:: Directions ::
Repeat the records. Leave nothing out.
____ Source data
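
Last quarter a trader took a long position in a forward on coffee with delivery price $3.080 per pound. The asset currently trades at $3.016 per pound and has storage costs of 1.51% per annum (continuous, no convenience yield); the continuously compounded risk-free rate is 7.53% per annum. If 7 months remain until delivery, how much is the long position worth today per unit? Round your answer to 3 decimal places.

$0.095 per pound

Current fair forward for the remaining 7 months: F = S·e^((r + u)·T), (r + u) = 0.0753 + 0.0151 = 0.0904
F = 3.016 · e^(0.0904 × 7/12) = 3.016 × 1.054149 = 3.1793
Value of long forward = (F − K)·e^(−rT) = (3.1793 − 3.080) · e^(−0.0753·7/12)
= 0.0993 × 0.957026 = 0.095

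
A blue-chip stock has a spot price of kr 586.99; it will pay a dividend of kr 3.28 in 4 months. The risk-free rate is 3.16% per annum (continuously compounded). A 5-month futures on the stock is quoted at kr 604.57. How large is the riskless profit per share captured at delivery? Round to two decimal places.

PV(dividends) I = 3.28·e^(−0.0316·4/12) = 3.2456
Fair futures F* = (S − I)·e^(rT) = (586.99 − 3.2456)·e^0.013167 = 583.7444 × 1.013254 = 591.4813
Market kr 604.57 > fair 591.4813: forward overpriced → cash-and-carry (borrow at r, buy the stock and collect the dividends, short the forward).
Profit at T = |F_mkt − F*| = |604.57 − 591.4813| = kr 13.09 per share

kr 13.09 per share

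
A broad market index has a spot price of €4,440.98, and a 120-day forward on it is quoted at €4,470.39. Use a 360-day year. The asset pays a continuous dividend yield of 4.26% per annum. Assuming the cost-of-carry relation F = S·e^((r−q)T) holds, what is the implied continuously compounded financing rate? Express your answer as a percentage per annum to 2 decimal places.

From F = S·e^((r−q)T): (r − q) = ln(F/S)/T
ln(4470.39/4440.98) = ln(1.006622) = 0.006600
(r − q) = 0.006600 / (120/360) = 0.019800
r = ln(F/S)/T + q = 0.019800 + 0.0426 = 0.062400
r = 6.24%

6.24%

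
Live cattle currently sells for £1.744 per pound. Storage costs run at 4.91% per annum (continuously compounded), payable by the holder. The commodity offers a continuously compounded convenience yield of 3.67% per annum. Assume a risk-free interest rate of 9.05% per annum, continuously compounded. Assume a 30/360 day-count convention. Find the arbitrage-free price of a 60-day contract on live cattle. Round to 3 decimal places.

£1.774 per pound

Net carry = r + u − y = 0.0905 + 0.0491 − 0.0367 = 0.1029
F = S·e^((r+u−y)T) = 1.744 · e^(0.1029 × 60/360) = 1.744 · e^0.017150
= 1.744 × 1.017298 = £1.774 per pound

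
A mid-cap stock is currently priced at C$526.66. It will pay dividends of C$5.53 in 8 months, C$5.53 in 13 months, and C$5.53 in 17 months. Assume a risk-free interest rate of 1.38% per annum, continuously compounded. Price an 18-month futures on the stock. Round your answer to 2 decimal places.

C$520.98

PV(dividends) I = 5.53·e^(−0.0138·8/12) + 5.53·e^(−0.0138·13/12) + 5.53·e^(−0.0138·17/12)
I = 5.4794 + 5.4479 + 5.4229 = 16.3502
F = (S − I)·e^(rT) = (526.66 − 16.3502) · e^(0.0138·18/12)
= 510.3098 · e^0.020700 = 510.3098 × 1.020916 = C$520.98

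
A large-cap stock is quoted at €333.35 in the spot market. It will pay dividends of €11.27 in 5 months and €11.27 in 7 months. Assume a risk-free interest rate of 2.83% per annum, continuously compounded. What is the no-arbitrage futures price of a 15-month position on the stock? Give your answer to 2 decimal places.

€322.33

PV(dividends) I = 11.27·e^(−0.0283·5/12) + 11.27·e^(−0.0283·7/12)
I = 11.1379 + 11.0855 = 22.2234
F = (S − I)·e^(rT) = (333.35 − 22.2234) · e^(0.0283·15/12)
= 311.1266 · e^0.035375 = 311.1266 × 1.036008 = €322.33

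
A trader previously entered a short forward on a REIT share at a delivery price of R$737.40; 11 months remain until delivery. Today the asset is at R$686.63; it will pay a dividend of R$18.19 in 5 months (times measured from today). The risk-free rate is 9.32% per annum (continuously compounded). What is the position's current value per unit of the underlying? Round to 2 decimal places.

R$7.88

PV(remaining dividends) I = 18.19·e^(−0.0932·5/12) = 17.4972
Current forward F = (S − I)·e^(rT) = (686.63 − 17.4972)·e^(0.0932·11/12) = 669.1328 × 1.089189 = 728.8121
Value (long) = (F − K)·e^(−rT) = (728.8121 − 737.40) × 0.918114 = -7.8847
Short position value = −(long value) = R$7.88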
________
:: Completed exercise ::
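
Last quarter a trader took a long position in a forward on coffee with delivery price $3.080 per pound. The asset currently trades at $3.016 per pound and has storage costs of 1.51% per annum (continuous, no convenience yield); the continuously compounded risk-free rate is 7.53% per annum. If 7 months remain until delivery, how much is the long position worth today per unit? Round your answer to 3 decimal places.

$0.095 per pound

Current fair forward for the remaining 7 months: F = S·e^((r + u)·T), (r + u) = 0.0753 + 0.0151 = 0.0904
F = 3.016 · e^(0.0904 × 7/12) = 3.016 × 1.054149 = 3.1793
Value of long forward = (F − K)·e^(−rT) = (3.1793 − 3.080) · e^(−0.0753·7/12)
= 0.0993 × 0.957026 = 0.095

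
A blue-chip stock has a spot price of kr 586.99; it will pay a dividend of kr 3.28 in 4 months. The risk-free rate is 3.16% per annum (continuously compounded). A 5-month futures on the stock is quoted at kr 604.57. How large is the riskless profit per share captured at delivery? Round to two decimal places.

PV(dividends) I = 3.28·e^(−0.0316·4/12) = 3.2456
Fair futures F* = (S − I)·e^(rT) = (586.99 − 3.2456)·e^0.013167 = 583.7444 × 1.013254 = 591.4813
Market kr 604.57 > fair 591.4813: forward overpriced → cash-and-carry (borrow at r, buy the stock and collect the dividends, short the forward).
Profit at T = |F_mkt − F*| = |604.57 − 591.4813| = kr 13.09 per share

kr 13.09 per share

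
A broad market index has a spot price of €4,440.98, and a 120-day forward on it is quoted at €4,470.39. Use a 360-day year. The asset pays a continuous dividend yield of 4.26% per annum. Assuming the cost-of-carry relation F = S·e^((r−q)T) holds, what is the implied continuously compounded financing rate? Express your answer as a percentage per annum to 2 decimal places.

From F = S·e^((r−q)T): (r − q) = ln(F/S)/T
ln(4470.39/4440.98) = ln(1.006622) = 0.006600
(r − q) = 0.006600 / (120/360) = 0.019800
r = ln(F/S)/T + q = 0.019800 + 0.0426 = 0.062400
r = 6.24%

6.24%

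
Live cattle currently sells for £1.744 per pound. Storage costs run at 4.91% per annum (continuously compounded), payable by the holder. The commodity offers a continuously compounded convenience yield of 3.67% per annum. Assume a risk-free interest rate of 9.05% per annum, continuously compounded. Assume a 30/360 day-count convention. Find the arbitrage-free price of a 60-day contract on live cattle. Round to 3 decimal places.

£1.774 per pound

Net carry = r + u − y = 0.0905 + 0.0491 − 0.0367 = 0.1029
F = S·e^((r+u−y)T) = 1.744 · e^(0.1029 × 60/360) = 1.744 · e^0.017150
= 1.744 × 1.017298 = £1.774 per pound

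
A mid-cap stock is currently priced at C$526.66. It will pay dividends of C$5.53 in 8 months, C$5.53 in 13 months, and C$5.53 in 17 months. Assume a risk-free interest rate of 1.38% per annum, continuously compounded. Price an 18-month futures on the stock. Round your answer to 2 decimal places.

C$520.98

PV(dividends) I = 5.53·e^(−0.0138·8/12) + 5.53·e^(−0.0138·13/12) + 5.53·e^(−0.0138·17/12)
I = 5.4794 + 5.4479 + 5.4229 = 16.3502
F = (S − I)·e^(rT) = (526.66 − 16.3502) · e^(0.0138·18/12)
= 510.3098 · e^0.020700 = 510.3098 × 1.020916 = C$520.98

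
A large-cap stock is quoted at €333.35 in the spot market. It will pay dividends of €11.27 in 5 months and €11.27 in 7 months. Assume a risk-free interest rate of 2.83% per annum, continuously compounded. What is the no-arbitrage futures price of a 15-month position on the stock? Give your answer to 2 decimal places.

€322.33

PV(dividends) I = 11.27·e^(−0.0283·5/12) + 11.27·e^(−0.0283·7/12)
I = 11.1379 + 11.0855 = 22.2234
F = (S − I)·e^(rT) = (333.35 − 22.2234) · e^(0.0283·15/12)
= 311.1266 · e^0.035375 = 311.1266 × 1.036008 = €322.33

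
A trader previously entered a short forward on a REIT share at a delivery price of R$737.40; 11 months remain until delivery. Today the asset is at R$686.63; it will pay a dividend of R$18.19 in 5 months (times measured from today). The risk-free rate is 9.32% per annum (continuously compounded). What is the position's current value per unit of the underlying? Round to 2 decimal places.

R$7.88

PV(remaining dividends) I = 18.19·e^(−0.0932·5/12) = 17.4972
Current forward F = (S − I)·e^(rT) = (686.63 − 17.4972)·e^(0.0932·11/12) = 669.1328 × 1.089189 = 728.8121
Value (long) = (F − K)·e^(−rT) = (728.8121 − 737.40) × 0.918114 = -7.8847
Short position value = −(long value) = R$7.88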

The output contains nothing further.